[Activity]
Please write out exactly the lines of the data below from the line holding "1.09 km | 1.97 x 10^8 m/s |" through the line holding "Link 5 runs at 36", and leave out the rest.

*** Data records ***

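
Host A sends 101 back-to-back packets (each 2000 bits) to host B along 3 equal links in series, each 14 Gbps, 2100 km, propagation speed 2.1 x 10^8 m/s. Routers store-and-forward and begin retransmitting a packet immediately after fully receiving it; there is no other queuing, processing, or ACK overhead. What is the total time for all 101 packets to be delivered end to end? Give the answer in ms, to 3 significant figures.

Per-hop transmission t_tx = L/R = 2000/14000000000 = 0.000142857 ms.
Per-hop propagation t_prop = 2100000/210000000 = 10 ms.
Pipeline fill: first packet needs 3·t_tx to clear all hops; remaining 100 packets each add one t_tx.
Total = (3+101-1)·t_tx + 3·t_prop = 103·0.000142857 + 3·10 = 30.0 ms.

30.0 ms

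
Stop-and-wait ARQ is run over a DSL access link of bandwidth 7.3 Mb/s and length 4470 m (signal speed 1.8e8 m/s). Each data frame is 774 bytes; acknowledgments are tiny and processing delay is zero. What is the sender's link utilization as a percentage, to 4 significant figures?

t_tx = L/R = 6192/7300000 = 0.000848219 s.
t_prop = 4470/180000000 = 2.48333e-05 s; RTT = 4.96667e-05 s.
Cycle = t_tx + RTT = 0.000897886 s.
Utilization = t_tx / cycle = 0.000848219/0.000897886 = 94.47 %.

94.47 %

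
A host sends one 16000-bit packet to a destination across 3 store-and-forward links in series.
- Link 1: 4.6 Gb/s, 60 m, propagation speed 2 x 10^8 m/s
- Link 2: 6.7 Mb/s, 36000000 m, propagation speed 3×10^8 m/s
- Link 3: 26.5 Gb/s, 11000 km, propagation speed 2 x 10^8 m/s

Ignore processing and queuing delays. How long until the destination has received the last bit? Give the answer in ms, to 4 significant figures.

Transmission delays (L/R per hop): 0.00347826, 2.38806, 0.000603774 ms; sum = 2.39214 ms.
Propagation delays (d/s per hop): 0.0003, 120, 55 ms; sum = 175 ms.
End-to-end = 177.4 ms.

177.4 ms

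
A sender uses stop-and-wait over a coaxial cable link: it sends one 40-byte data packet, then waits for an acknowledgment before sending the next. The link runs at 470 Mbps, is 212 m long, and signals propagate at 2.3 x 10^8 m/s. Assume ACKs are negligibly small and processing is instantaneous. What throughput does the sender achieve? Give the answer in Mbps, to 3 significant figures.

127 Mbps

t_tx = L/R = 320/470000000 = 6.80851e-07 s.
t_prop = 212/2.3e+08 = 9.21739e-07 s; RTT = 1.84348e-06 s.
Cycle = t_tx + RTT = 2.52433e-06 s.
Throughput = L / cycle = 320 / 2.52433e-06 = 127 Mbps.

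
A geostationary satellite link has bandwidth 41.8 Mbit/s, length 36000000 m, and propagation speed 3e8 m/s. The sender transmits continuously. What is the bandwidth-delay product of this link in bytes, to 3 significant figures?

Propagation delay = 36000000 / 300000000 = 0.12 s.
BDP = R × t_prop = 41800000 × 0.12 = 5016000 bits.
In bytes: 5016000/8 = 627000 bytes.

627000 bytes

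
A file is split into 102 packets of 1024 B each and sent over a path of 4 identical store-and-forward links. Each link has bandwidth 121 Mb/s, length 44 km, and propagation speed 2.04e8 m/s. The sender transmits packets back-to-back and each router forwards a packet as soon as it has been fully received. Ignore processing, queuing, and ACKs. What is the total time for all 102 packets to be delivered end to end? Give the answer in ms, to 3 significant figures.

7.97 ms

Per-hop transmission t_tx = L/R = 8192/121000000 = 0.0677025 ms.
Per-hop propagation t_prop = 44000/204000000 = 0.215686 ms.
Pipeline fill: first packet needs 4·t_tx to clear all hops; remaining 101 packets each add one t_tx.
Total = (4+102-1)·t_tx + 4·t_prop = 105·0.0677025 + 4·0.215686 = 7.97 ms.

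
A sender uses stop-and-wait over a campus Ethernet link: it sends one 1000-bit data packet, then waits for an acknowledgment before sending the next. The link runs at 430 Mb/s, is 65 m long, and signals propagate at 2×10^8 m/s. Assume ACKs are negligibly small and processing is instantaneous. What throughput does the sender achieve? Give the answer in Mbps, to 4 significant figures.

t_tx = L/R = 1000/430000000 = 2.32558e-06 s.
t_prop = 65/200000000 = 3.25e-07 s; RTT = 6.5e-07 s.
Cycle = t_tx + RTT = 2.97558e-06 s.
Throughput = L / cycle = 1000 / 2.97558e-06 = 336.1 Mbps.

336.1 Mbps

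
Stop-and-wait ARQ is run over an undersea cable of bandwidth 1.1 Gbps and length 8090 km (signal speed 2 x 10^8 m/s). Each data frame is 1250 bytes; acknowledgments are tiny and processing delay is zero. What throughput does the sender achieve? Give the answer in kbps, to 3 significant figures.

t_tx = L/R = 10000/1100000000 = 9.09091e-06 s.
t_prop = 8090000/200000000 = 0.04045 s; RTT = 0.0809 s.
Cycle = t_tx + RTT = 0.0809091 s.
Throughput = L / cycle = 10000 / 0.0809091 = 124 kbps.

124 kbps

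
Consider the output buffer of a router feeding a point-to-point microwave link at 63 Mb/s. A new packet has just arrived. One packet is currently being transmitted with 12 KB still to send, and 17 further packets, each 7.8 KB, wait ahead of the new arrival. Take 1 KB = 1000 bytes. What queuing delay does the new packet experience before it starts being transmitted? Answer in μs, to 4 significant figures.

18360 μs

Each queued packet: L/R = 62400/63000000 = 990.476 μs.
17 queued → 16838.1 μs.
Plus remaining 96000 bits of current packet: 1523.81 μs.
Queuing delay = 18360 μs.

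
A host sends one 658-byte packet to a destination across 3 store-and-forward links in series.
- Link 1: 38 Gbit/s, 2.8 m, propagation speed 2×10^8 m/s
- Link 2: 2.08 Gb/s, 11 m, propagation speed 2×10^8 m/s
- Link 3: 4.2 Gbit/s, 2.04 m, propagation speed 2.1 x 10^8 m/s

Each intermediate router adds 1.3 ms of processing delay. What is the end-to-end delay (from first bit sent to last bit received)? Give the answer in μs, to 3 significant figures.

2600 μs

L = 658 × 8 = 5264 bits.
Transmission delays (L/R per hop): 0.138526, 2.53077, 1.25333 μs; sum = 3.92263 μs.
Propagation delays (d/s per hop): 0.014, 0.055, 0.00971429 μs; sum = 0.0787143 μs.
Processing at 2 router(s): 2 × 1.3 ms = 2600 μs.
End-to-end = 2600 μs.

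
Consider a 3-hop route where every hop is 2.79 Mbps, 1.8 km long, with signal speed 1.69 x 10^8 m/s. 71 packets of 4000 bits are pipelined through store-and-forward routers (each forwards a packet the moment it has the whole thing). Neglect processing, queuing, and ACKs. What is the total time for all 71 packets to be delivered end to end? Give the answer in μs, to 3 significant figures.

Per-hop transmission t_tx = L/R = 4000/2790000 = 1433.69 μs.
Per-hop propagation t_prop = 1800/169000000 = 10.6509 μs.
Pipeline fill: first packet needs 3·t_tx to clear all hops; remaining 70 packets each add one t_tx.
Total = (3+71-1)·t_tx + 3·t_prop = 73·1433.69 + 3·10.6509 = 105000 μs.

105000 μs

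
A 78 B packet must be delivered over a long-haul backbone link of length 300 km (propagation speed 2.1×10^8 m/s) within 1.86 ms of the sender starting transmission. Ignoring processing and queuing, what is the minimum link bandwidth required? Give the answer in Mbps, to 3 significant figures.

L = 624 bits.
Propagation delay = 300000 / 210000000 = 1.42857 ms.
Transmission budget = 1.86 − 1.42857 = 0.431429 ms.
R ≥ L / t_tx = 624 bits / 0.000431429 s = 1.45 Mbps.

1.45 Mbps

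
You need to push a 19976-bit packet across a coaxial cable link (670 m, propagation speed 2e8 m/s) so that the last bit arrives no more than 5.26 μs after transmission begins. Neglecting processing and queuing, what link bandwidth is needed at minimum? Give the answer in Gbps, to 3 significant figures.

Propagation delay = 670 / 200000000 = 3.35 μs.
Transmission budget = 5.26 − 3.35 = 1.91 μs.
R ≥ L / t_tx = 19976 bits / 1.91e-06 s = 10.5 Gbps.

10.5 Gbps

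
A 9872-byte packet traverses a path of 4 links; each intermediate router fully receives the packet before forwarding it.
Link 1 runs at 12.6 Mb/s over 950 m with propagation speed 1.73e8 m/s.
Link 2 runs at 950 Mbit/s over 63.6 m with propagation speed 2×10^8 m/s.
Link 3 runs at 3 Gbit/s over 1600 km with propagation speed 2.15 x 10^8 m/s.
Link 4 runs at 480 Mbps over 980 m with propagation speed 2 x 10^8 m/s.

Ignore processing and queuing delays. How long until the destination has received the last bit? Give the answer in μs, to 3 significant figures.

14000 μs

L = 9872 × 8 = 78976 bits.
Transmission delays (L/R per hop): 6267.94, 83.1326, 26.3253, 164.533 μs; sum = 6541.93 μs.
Propagation delays (d/s per hop): 5.49133, 0.318, 7441.86, 4.9 μs; sum = 7452.57 μs.
End-to-end = 14000 μs.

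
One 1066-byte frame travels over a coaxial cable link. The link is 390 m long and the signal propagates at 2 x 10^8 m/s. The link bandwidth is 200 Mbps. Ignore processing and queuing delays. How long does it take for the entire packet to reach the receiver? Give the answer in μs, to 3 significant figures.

44.6 μs

L = 1066 × 8 = 8528 bits.
Transmission delay = L/R = 8528 / 200000000 = 42.64 μs.
Propagation delay = d/s = 390 m / 200000000 m/s = 1.95 μs.
Total = 44.6 μs.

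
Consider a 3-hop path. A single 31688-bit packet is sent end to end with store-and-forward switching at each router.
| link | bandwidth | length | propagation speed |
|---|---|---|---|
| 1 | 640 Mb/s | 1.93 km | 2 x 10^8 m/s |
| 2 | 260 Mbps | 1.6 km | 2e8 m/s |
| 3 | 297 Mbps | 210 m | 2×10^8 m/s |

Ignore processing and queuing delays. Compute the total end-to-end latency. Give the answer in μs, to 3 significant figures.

Transmission delays (L/R per hop): 49.5125, 121.877, 106.694 μs; sum = 278.083 μs.
Propagation delays (d/s per hop): 9.65, 8, 1.05 μs; sum = 18.7 μs.
End-to-end = 297 μs.

297 μs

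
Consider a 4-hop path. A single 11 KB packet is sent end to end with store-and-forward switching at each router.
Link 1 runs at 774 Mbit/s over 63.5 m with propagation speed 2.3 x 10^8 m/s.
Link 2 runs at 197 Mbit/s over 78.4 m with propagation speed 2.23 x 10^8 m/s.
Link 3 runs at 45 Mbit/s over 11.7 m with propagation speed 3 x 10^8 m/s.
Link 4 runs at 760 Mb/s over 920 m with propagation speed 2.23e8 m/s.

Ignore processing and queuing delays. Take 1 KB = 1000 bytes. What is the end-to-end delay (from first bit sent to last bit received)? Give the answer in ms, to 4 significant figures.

L = 88000 bits.
Transmission delays (L/R per hop): 0.113695, 0.446701, 1.95556, 0.115789 ms; sum = 2.63174 ms.
Propagation delays (d/s per hop): 0.000276087, 0.00035157, 3.9e-05, 0.00412556 ms; sum = 0.00479222 ms.
End-to-end = 2.637 ms.

2.637 ms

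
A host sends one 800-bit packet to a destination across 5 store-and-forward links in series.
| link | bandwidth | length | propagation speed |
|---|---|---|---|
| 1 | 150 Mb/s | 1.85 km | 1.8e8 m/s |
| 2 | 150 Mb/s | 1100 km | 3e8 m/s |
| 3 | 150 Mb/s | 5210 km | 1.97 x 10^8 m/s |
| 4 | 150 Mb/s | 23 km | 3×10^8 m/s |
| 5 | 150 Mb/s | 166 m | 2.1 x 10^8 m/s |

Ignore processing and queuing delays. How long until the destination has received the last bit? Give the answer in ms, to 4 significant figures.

Transmission delay per hop = L/R = 800/150000000 = 0.00533333 ms; 5 hops → 0.0266667 ms.
Propagation delays (d/s per hop): 0.0102778, 3.66667, 26.4467, 0.0766667, 0.000790476 ms; sum = 30.2011 ms.
End-to-end = 30.23 ms.

30.23 ms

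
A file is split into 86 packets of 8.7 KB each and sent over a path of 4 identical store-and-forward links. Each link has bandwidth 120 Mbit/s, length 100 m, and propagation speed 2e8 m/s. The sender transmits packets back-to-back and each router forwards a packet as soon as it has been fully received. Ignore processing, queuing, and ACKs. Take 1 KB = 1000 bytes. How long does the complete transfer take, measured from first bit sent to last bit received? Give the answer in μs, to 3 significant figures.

Per-hop transmission t_tx = L/R = 69600/120000000 = 580 μs.
Per-hop propagation t_prop = 100/200000000 = 0.5 μs.
Pipeline fill: first packet needs 4·t_tx to clear all hops; remaining 85 packets each add one t_tx.
Total = (4+86-1)·t_tx + 4·t_prop = 89·580 + 4·0.5 = 51600 μs.

51600 μs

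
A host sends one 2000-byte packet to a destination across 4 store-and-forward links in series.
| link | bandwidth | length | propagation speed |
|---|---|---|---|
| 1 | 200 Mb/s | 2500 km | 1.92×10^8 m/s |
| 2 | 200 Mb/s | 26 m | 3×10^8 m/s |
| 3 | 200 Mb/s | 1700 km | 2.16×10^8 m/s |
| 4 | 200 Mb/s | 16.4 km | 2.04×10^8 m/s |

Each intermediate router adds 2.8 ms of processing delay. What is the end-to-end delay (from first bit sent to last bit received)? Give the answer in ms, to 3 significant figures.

L = 2000 × 8 = 16000 bits.
Transmission delay per hop = L/R = 16000/200000000 = 0.08 ms; 4 hops → 0.32 ms.
Propagation delays (d/s per hop): 13.0208, 8.66667e-05, 7.87037, 0.0803922 ms; sum = 20.9717 ms.
Processing at 3 router(s): 3 × 2.8 ms = 8.4 ms.
End-to-end = 29.7 ms.

29.7 ms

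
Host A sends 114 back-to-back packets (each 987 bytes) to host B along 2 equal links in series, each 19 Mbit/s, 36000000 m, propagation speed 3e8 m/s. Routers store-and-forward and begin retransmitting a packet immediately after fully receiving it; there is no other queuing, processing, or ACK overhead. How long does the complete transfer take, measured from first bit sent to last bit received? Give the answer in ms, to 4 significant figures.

Per-hop transmission t_tx = L/R = 7896/19000000 = 0.415579 ms.
Per-hop propagation t_prop = 36000000/300000000 = 120 ms.
Pipeline fill: first packet needs 2·t_tx to clear all hops; remaining 113 packets each add one t_tx.
Total = (2+114-1)·t_tx + 2·t_prop = 115·0.415579 + 2·120 = 287.8 ms.

287.8 ms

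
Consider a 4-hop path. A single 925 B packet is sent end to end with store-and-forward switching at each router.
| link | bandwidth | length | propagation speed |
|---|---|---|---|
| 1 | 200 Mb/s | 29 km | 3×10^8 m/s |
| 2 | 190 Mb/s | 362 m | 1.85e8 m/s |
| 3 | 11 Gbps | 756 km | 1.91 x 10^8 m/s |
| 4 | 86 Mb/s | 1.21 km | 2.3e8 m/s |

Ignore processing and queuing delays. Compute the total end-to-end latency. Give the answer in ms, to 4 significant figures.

L = 925 × 8 = 7400 bits.
Transmission delays (L/R per hop): 0.037, 0.0389474, 0.000672727, 0.0860465 ms; sum = 0.162667 ms.
Propagation delays (d/s per hop): 0.0966667, 0.00195676, 3.95812, 0.00526087 ms; sum = 4.062 ms.
End-to-end = 4.225 ms.

4.225 ms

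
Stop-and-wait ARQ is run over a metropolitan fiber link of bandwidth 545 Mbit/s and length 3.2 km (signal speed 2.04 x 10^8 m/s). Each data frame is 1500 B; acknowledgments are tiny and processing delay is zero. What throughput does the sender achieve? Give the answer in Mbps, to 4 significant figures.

t_tx = L/R = 12000/545000000 = 2.20183e-05 s.
t_prop = 3200/204000000 = 1.56863e-05 s; RTT = 3.13725e-05 s.
Cycle = t_tx + RTT = 5.33909e-05 s.
Throughput = L / cycle = 12000 / 5.33909e-05 = 224.8 Mbps.

224.8 Mbps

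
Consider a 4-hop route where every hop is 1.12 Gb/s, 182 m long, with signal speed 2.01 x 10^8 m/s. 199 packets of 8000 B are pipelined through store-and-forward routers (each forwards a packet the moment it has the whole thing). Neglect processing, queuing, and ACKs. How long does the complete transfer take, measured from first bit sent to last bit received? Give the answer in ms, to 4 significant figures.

11.55 ms

Per-hop transmission t_tx = L/R = 64000/1120000000 = 0.0571429 ms.
Per-hop propagation t_prop = 182/2.01e+08 = 0.000905473 ms.
Pipeline fill: first packet needs 4·t_tx to clear all hops; remaining 198 packets each add one t_tx.
Total = (4+199-1)·t_tx + 4·t_prop = 202·0.0571429 + 4·0.000905473 = 11.55 ms.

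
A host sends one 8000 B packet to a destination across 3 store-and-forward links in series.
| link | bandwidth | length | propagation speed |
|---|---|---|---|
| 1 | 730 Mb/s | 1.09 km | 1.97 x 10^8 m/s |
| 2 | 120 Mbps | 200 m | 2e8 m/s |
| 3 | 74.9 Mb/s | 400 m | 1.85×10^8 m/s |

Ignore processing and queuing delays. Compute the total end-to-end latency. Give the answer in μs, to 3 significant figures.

L = 8000 × 8 = 64000 bits.
Transmission delays (L/R per hop): 87.6712, 533.333, 854.473 μs; sum = 1475.48 μs.
Propagation delays (d/s per hop): 5.53299, 1, 2.16216 μs; sum = 8.69516 μs.
End-to-end = 1480 μs.

1480 μs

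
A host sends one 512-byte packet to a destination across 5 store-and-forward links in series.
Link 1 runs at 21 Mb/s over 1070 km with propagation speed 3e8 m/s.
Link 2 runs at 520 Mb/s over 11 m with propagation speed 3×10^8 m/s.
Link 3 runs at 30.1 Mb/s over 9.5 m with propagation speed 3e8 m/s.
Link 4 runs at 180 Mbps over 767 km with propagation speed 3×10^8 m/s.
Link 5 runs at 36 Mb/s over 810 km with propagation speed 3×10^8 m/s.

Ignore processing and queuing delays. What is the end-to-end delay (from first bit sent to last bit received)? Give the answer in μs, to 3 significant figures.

9300 μs

L = 512 × 8 = 4096 bits.
Transmission delays (L/R per hop): 195.048, 7.87692, 136.08, 22.7556, 113.778 μs; sum = 475.538 μs.
Propagation delays (d/s per hop): 3566.67, 0.0366667, 0.0316667, 2556.67, 2700 μs; sum = 8823.4 μs.
End-to-end = 9300 μs.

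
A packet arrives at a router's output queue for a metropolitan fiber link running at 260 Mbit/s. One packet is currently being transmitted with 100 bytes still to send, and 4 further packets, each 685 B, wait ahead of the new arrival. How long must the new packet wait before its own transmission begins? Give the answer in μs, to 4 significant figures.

Each queued packet: L/R = 5480/260000000 = 21.0769 μs.
4 queued → 84.3077 μs.
Plus remaining 800 bits of current packet: 3.07692 μs.
Queuing delay = 87.38 μs.

87.38 μs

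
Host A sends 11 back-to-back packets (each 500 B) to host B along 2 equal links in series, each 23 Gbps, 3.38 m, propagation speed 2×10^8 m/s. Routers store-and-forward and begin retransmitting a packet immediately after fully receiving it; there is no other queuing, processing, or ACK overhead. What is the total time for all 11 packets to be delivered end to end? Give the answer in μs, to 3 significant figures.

2.12 μs

Per-hop transmission t_tx = L/R = 4000/23000000000 = 0.173913 μs.
Per-hop propagation t_prop = 3.38/200000000 = 0.0169 μs.
Pipeline fill: first packet needs 2·t_tx to clear all hops; remaining 10 packets each add one t_tx.
Total = (2+11-1)·t_tx + 2·t_prop = 12·0.173913 + 2·0.0169 = 2.12 μs.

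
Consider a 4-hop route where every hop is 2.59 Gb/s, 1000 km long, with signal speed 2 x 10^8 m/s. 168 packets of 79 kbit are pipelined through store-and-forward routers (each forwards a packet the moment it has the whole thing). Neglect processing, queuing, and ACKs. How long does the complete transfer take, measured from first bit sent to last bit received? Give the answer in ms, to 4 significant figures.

Per-hop transmission t_tx = L/R = 79000/2590000000 = 0.0305019 ms.
Per-hop propagation t_prop = 1000000/200000000 = 5 ms.
Pipeline fill: first packet needs 4·t_tx to clear all hops; remaining 167 packets each add one t_tx.
Total = (4+168-1)·t_tx + 4·t_prop = 171·0.0305019 + 4·5 = 25.22 ms.

25.22 ms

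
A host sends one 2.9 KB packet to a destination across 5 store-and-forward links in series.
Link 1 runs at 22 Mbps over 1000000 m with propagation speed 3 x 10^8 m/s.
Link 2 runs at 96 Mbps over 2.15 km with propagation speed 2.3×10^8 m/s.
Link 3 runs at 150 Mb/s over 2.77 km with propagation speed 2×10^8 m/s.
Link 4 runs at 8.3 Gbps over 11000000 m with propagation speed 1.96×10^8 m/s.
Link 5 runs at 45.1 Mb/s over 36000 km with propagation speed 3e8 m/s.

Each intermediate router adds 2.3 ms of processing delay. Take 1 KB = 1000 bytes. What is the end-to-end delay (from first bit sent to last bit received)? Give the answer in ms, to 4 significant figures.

L = 23200 bits.
Transmission delays (L/R per hop): 1.05455, 0.241667, 0.154667, 0.00279518, 0.514412 ms; sum = 1.96809 ms.
Propagation delays (d/s per hop): 3.33333, 0.00934783, 0.01385, 56.1224, 120 ms; sum = 179.479 ms.
Processing at 4 router(s): 4 × 2.3 ms = 9.2 ms.
End-to-end = 190.6 ms.

190.6 ms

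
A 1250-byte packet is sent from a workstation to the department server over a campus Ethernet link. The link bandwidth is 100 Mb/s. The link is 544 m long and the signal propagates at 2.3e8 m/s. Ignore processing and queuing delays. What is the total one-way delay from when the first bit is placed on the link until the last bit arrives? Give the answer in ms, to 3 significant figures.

0.102 ms

L = 1250 × 8 = 10000 bits.
Transmission delay = L/R = 10000 / 100000000 = 0.1 ms.
Propagation delay = d/s = 544 m / 2.3e+08 m/s = 0.00236522 ms.
Total = 0.102 ms.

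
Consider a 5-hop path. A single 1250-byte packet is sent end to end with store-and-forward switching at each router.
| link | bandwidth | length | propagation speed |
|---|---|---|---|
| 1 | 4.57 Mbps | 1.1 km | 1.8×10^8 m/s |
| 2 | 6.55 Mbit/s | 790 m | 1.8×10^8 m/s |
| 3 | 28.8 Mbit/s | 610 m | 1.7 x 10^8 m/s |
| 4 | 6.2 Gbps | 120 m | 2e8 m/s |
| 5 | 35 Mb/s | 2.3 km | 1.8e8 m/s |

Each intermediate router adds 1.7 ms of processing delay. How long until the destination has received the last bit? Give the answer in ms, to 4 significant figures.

L = 1250 × 8 = 10000 bits.
Transmission delays (L/R per hop): 2.18818, 1.52672, 0.347222, 0.0016129, 0.285714 ms; sum = 4.34945 ms.
Propagation delays (d/s per hop): 0.00611111, 0.00438889, 0.00358824, 0.0006, 0.0127778 ms; sum = 0.027466 ms.
Processing at 4 router(s): 4 × 1.7 ms = 6.8 ms.
End-to-end = 11.18 ms.

11.18 ms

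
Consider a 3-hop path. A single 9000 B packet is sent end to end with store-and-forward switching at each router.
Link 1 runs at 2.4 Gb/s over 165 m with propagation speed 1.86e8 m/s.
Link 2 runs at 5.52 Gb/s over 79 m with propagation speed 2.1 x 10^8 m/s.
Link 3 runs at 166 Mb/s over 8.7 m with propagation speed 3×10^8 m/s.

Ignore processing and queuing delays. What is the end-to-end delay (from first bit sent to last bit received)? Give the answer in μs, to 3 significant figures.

L = 9000 × 8 = 72000 bits.
Transmission delays (L/R per hop): 30, 13.0435, 433.735 μs; sum = 476.778 μs.
Propagation delays (d/s per hop): 0.887097, 0.37619, 0.029 μs; sum = 1.29229 μs.
End-to-end = 478 μs.

478 μs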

*** End of Data records ***

[Task answer]
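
| 1 | 730 Mb/s | 1.09 km | 1.97 x 10^8 m/s |
| 2 | 120 Mbps | 200 m | 2e8 m/s |
| 3 | 74.9 Mb/s | 400 m | 1.85×10^8 m/s |

Ignore processing and queuing delays. Compute the total end-to-end latency. Give the answer in μs, to 3 significant figures.

L = 8000 × 8 = 64000 bits.
Transmission delays (L/R per hop): 87.6712, 533.333, 854.473 μs; sum = 1475.48 μs.
Propagation delays (d/s per hop): 5.53299, 1, 2.16216 μs; sum = 8.69516 μs.
End-to-end = 1480 μs.

1480 μs

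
A host sends one 512-byte packet to a destination across 5 store-and-forward links in series.
Link 1 runs at 21 Mb/s over 1070 km with propagation speed 3e8 m/s.
Link 2 runs at 520 Mb/s over 11 m with propagation speed 3×10^8 m/s.
Link 3 runs at 30.1 Mb/s over 9.5 m with propagation speed 3e8 m/s.
Link 4 runs at 180 Mbps over 767 km with propagation speed 3×10^8 m/s.
Link 5 runs at 36 Mb/s over 810 km with propagation speed 3×10^8 m/s.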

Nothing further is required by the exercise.